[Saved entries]
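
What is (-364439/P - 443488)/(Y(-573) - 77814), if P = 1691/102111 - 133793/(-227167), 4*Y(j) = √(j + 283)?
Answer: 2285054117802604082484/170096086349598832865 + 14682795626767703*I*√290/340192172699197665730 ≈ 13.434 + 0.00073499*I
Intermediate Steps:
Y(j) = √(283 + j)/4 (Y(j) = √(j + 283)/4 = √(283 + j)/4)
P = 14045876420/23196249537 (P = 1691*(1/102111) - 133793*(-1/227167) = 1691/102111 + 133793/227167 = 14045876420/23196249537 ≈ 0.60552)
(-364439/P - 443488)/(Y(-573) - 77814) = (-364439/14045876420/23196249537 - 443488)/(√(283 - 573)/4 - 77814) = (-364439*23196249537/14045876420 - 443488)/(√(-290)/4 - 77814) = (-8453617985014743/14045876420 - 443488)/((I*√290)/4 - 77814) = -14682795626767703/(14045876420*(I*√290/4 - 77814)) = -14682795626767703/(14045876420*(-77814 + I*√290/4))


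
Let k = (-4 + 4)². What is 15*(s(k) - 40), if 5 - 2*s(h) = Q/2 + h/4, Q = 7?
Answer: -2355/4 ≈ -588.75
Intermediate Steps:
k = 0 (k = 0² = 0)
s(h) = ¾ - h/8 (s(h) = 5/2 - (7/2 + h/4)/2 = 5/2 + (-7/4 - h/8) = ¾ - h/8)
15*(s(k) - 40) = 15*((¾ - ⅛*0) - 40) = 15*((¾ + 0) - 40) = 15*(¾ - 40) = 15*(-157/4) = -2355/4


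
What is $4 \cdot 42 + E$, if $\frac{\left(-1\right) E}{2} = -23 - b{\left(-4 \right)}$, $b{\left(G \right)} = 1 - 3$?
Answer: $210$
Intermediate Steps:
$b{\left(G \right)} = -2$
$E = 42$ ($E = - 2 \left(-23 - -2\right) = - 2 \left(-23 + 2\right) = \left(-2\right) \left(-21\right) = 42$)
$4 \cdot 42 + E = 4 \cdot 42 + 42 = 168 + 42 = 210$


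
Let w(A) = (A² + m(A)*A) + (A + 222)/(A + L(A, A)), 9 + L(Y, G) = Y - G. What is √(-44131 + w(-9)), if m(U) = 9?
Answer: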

- [Task to complete]: Repeat word for word from the line holding "What is $4 \cdot" down to the last line above, including both.

- [Answer]:
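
What is $4 \cdot 42 + E$, if $\frac{\left(-1\right) E}{2} = -23 - b{\left(-4 \right)}$, $b{\left(G \right)} = 1 - 3$?
Answer: $210$
Intermediate Steps:
$b{\left(G \right)} = -2$
$E = 42$ ($E = - 2 \left(-23 - -2\right) = - 2 \left(-23 + 2\right) = \left(-2\right) \left(-21\right) = 42$)
$4 \cdot 42 + E = 4 \cdot 42 + 42 = 168 + 42 = 210$


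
Let w(A) = (A² + m(A)*A) + (A + 222)/(A + L(A, A)), 9 + L(Y, G) = Y - G. What is √(-44131 + w(-9)), if m(U) = 9?
Answer: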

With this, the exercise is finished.